/---

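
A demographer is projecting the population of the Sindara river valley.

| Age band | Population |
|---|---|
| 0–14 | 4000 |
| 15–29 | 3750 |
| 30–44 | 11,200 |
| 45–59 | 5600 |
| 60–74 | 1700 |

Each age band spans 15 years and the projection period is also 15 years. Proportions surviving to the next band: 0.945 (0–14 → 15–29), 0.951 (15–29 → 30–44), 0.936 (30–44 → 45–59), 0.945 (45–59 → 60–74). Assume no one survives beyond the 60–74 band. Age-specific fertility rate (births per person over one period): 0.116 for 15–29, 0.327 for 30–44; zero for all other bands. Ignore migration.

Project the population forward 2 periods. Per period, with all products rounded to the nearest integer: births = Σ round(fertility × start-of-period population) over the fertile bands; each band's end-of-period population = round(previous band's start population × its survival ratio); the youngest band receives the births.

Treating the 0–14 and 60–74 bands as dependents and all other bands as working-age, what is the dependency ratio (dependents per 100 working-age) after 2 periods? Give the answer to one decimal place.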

\---

Please print verbatim each line from the first line of the entries above to the line that contains "Each age band", inclusive, and nothing more.

Written response
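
A demographer is projecting the population of the Sindara river valley.

| Age band | Population |
|---|---|
| 0–14 | 4000 |
| 15–29 | 3750 |
| 30–44 | 11,200 |
| 45–59 | 5600 |
| 60–74 | 1700 |

Each age band spans 15 years and the projection period is also 15 years. Proportions surviving to the next band: 0.945 (0–14 → 15–29), 0.951 (15–29 → 30–44), 0.936 (30–44 → 45–59), 0.945 (45–59 → 60–74). Assume no one survives beyond the 60–74 band. Age-specific fertility rate (births per person over one period): 0.116 for 15–29, 0.327 for 30–44; zero for all other bands. Ignore migration.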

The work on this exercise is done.